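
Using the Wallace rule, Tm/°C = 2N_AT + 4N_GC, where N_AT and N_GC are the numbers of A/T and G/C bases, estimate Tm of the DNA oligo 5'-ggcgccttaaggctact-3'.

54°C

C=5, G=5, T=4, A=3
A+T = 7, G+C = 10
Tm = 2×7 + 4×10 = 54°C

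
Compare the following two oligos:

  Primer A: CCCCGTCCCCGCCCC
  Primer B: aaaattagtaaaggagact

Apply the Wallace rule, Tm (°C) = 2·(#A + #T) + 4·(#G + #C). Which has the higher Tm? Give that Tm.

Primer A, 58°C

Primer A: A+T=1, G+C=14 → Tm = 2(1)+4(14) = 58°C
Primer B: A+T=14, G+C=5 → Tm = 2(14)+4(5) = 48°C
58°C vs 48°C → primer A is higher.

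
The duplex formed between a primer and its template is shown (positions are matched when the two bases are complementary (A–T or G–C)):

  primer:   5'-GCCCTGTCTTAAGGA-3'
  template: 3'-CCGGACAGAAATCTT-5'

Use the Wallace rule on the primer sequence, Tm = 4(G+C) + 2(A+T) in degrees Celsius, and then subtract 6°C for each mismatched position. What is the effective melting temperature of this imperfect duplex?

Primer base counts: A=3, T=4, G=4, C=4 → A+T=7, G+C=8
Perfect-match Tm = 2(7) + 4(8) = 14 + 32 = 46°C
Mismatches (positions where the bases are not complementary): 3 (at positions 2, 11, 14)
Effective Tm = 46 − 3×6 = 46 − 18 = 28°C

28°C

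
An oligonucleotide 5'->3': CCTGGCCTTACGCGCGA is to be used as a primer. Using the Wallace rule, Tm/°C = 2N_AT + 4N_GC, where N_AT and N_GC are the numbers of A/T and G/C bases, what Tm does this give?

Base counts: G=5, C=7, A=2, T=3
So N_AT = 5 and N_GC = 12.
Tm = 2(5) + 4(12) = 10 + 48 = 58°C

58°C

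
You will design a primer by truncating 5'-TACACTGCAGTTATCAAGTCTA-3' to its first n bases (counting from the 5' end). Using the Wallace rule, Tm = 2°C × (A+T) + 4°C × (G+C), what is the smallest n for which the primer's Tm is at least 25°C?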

**Task brief:**
Reproduce the records above word for word.

**Task answer:**
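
Using the Wallace rule, Tm/°C = 2N_AT + 4N_GC, where N_AT and N_GC are the numbers of A/T and G/C bases, estimate Tm of the DNA oligo 5'-ggcgccttaaggctact-3'.

54°C

C=5, G=5, T=4, A=3
A+T = 7, G+C = 10
Tm = 2×7 + 4×10 = 54°C

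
Compare the following two oligos:

  Primer A: CCCCGTCCCCGCCCC
  Primer B: aaaattagtaaaggagact

Apply the Wallace rule, Tm (°C) = 2·(#A + #T) + 4·(#G + #C). Which has the higher Tm? Give that Tm.

Primer A, 58°C

Primer A: A+T=1, G+C=14 → Tm = 2(1)+4(14) = 58°C
Primer B: A+T=14, G+C=5 → Tm = 2(14)+4(5) = 48°C
58°C vs 48°C → primer A is higher.

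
The duplex formed between a primer and its template is shown (positions are matched when the two bases are complementary (A–T or G–C)):

  primer:   5'-GCCCTGTCTTAAGGA-3'
  template: 3'-CCGGACAGAAATCTT-5'

Use the Wallace rule on the primer sequence, Tm = 4(G+C) + 2(A+T) in degrees Celsius, and then subtract 6°C for each mismatched position. What is the effective melting temperature of this imperfect duplex?

Primer base counts: A=3, T=4, G=4, C=4 → A+T=7, G+C=8
Perfect-match Tm = 2(7) + 4(8) = 14 + 32 = 46°C
Mismatches (positions where the bases are not complementary): 3 (at positions 2, 11, 14)
Effective Tm = 46 − 3×6 = 46 − 18 = 28°C

28°C

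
An oligonucleotide 5'->3': CCTGGCCTTACGCGCGA is to be used as a primer. Using the Wallace rule, Tm/°C = 2N_AT + 4N_GC, where N_AT and N_GC are the numbers of A/T and G/C bases, what Tm does this give?

Base counts: G=5, C=7, A=2, T=3
So N_AT = 5 and N_GC = 12.
Tm = 2(5) + 4(12) = 10 + 48 = 58°C

58°C

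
You will design a primer by truncating 5'-TACACTGCAGTTATCAAGTCTA-3' to its first n bases (counting from the 5' end). Using the Wallace rule, Tm = 2°C × (A+T) + 4°C × (G+C), what is the smallest n for which the primer's Tm is at least 25°C?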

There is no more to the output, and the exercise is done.